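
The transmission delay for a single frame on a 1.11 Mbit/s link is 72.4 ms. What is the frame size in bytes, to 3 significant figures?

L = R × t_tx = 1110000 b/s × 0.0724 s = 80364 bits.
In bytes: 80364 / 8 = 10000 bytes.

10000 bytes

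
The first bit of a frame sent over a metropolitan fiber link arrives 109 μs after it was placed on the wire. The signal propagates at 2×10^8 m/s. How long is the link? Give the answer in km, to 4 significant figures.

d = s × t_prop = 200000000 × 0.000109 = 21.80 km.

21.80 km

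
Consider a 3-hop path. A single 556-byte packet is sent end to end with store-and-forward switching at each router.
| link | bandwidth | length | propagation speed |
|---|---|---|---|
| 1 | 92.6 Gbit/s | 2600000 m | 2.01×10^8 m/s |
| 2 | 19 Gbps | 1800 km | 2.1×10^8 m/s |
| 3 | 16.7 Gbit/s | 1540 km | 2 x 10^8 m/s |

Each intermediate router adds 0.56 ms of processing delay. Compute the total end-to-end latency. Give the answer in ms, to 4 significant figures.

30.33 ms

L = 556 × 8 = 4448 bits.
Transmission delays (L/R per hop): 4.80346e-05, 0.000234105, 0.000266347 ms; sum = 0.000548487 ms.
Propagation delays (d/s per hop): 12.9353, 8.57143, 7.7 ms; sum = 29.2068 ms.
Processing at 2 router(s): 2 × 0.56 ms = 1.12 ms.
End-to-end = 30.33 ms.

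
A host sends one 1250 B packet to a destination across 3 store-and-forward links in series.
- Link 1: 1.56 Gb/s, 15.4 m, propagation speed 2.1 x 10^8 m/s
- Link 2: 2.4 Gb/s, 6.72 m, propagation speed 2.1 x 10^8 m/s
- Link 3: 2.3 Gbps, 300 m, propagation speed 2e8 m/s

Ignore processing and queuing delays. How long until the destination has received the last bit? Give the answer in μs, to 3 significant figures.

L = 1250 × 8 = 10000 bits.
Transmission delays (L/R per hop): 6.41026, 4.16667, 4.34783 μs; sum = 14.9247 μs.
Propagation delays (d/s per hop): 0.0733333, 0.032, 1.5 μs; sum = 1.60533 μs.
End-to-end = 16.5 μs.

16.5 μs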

# # # # # # #

▶ [Activity]
Every entry above should be duplicated exactly.

▶ [Final answer]
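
The transmission delay for a single frame on a 1.11 Mbit/s link is 72.4 ms. What is the frame size in bytes, to 3 significant figures?

L = R × t_tx = 1110000 b/s × 0.0724 s = 80364 bits.
In bytes: 80364 / 8 = 10000 bytes.

10000 bytes

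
The first bit of a frame sent over a metropolitan fiber link arrives 109 μs after it was placed on the wire. The signal propagates at 2×10^8 m/s. How long is the link? Give the answer in km, to 4 significant figures.

d = s × t_prop = 200000000 × 0.000109 = 21.80 km.

21.80 km

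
Consider a 3-hop path. A single 556-byte packet is sent end to end with store-and-forward switching at each router.
| link | bandwidth | length | propagation speed |
|---|---|---|---|
| 1 | 92.6 Gbit/s | 2600000 m | 2.01×10^8 m/s |
| 2 | 19 Gbps | 1800 km | 2.1×10^8 m/s |
| 3 | 16.7 Gbit/s | 1540 km | 2 x 10^8 m/s |

Each intermediate router adds 0.56 ms of processing delay. Compute the total end-to-end latency. Give the answer in ms, to 4 significant figures.

30.33 ms

L = 556 × 8 = 4448 bits.
Transmission delays (L/R per hop): 4.80346e-05, 0.000234105, 0.000266347 ms; sum = 0.000548487 ms.
Propagation delays (d/s per hop): 12.9353, 8.57143, 7.7 ms; sum = 29.2068 ms.
Processing at 2 router(s): 2 × 0.56 ms = 1.12 ms.
End-to-end = 30.33 ms.

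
A host sends one 1250 B packet to a destination across 3 store-and-forward links in series.
- Link 1: 1.56 Gb/s, 15.4 m, propagation speed 2.1 x 10^8 m/s
- Link 2: 2.4 Gb/s, 6.72 m, propagation speed 2.1 x 10^8 m/s
- Link 3: 2.3 Gbps, 300 m, propagation speed 2e8 m/s

Ignore processing and queuing delays. How long until the destination has received the last bit? Give the answer in μs, to 3 significant figures.

L = 1250 × 8 = 10000 bits.
Transmission delays (L/R per hop): 6.41026, 4.16667, 4.34783 μs; sum = 14.9247 μs.
Propagation delays (d/s per hop): 0.0733333, 0.032, 1.5 μs; sum = 1.60533 μs.
End-to-end = 16.5 μs.

16.5 μs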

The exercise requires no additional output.